◆ Problem requirements
Take from the listing each line that has the string "What".
+++++
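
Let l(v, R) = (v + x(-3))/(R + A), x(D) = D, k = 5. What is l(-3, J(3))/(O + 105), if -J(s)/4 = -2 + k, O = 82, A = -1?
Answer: 6/2431 ≈ 0.0024681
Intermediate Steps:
J(s) = -12 (J(s) = -4*(-2 + 5) = -4*3 = -12)
l(v, R) = (-3 + v)/(-1 + R) (l(v, R) = (v - 3)/(R - 1) = (-3 + v)/(-1 + R))
l(-3, J(3))/(O + 105) = ((-3 - 3)/(-1 - 12))/(82 + 105) = (-6/(-13))/187 = (-1/13*(-6))/187 = (1/187)*(6/13) = 6/2431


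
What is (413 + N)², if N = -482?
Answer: 4761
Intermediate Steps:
(413 + N)² = (413 - 482)² = (-69)² = 4761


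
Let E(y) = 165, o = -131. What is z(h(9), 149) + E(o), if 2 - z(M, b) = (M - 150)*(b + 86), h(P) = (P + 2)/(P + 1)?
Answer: 70317/2 ≈ 35159.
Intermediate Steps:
h(P) = (2 + P)/(1 + P)
z(M, b) = 2 - (-150 + M)*(86 + b) (z(M, b) = 2 - (M - 150)*(b + 86) = 2 - (-150 + M)*(86 + b))
z(h(9), 149) + E(o) = (12902 - 86*(2 + 9)/(1 + 9) + 150*149 - 1*(2 + 9)/(1 + 9)*149) + 165 = (12902 - 86*11/10 + 22350 - 1*11/10*149) + 165 = (12902 - 473/5 + 22350 - 1639/10) + 165 = 69987/2 + 165 = 70317/2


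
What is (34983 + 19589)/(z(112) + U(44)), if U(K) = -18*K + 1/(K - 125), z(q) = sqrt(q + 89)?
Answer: -70894389699/1028572162 - 89511723*sqrt(201)/1028572162 ≈ -70.159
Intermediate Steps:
z(q) = sqrt(89 + q)
U(K) = 1/(-125 + K) - 18*K (U(K) = -18*K + 1/(-125 + K) = 1/(-125 + K) - 18*K)
(34983 + 19589)/(z(112) + U(44)) = (34983 + 19589)/(sqrt(89 + 112) + (1 - 18*44**2 + 2250*44)/(-125 + 44)) = 54572/(sqrt(201) + (1 - 18*1936 + 99000)/(-81)) = 54572/(sqrt(201) - (1 - 34848 + 99000)/81) = 54572/(sqrt(201) - 1/81*64153) = 54572/(sqrt(201) - 64153/81) = 54572/(-64153/81 + sqrt(201))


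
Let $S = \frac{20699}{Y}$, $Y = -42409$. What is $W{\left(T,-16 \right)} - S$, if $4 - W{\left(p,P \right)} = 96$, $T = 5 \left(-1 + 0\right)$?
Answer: $- \frac{3880929}{42409} \approx -91.512$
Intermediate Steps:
$T = -5$ ($T = 5 \left(-1\right) = -5$)
$W{\left(p,P \right)} = -92$ ($W{\left(p,P \right)} = 4 - 96 = -92$)
$S = - \frac{20699}{42409}$ ($S = \frac{20699}{-42409} = 20699 \left(- \frac{1}{42409}\right) = - \frac{20699}{42409} \approx -0.48808$)
$W{\left(T,-16 \right)} - S = -92 - - \frac{20699}{42409} = -92 + \frac{20699}{42409} = - \frac{3880929}{42409}$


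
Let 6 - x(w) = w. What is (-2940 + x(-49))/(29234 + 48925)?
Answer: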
+++++
◆ Answer to this task
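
Let l(v, R) = (v + x(-3))/(R + A), x(D) = D, k = 5. What is l(-3, J(3))/(O + 105), if -J(s)/4 = -2 + k, O = 82, A = -1?
What is (413 + N)², if N = -482?
Let E(y) = 165, o = -131. What is z(h(9), 149) + E(o), if 2 - z(M, b) = (M - 150)*(b + 86), h(P) = (P + 2)/(P + 1)?
What is (34983 + 19589)/(z(112) + U(44)), if U(K) = -18*K + 1/(K - 125), z(q) = sqrt(q + 89)?
Let $S = \frac{20699}{Y}$, $Y = -42409$. What is $W{\left(T,-16 \right)} - S$, if $4 - W{\left(p,P \right)} = 96$, $T = 5 \left(-1 + 0\right)$?
Let 6 - x(w) = w. What is (-2940 + x(-49))/(29234 + 48925)?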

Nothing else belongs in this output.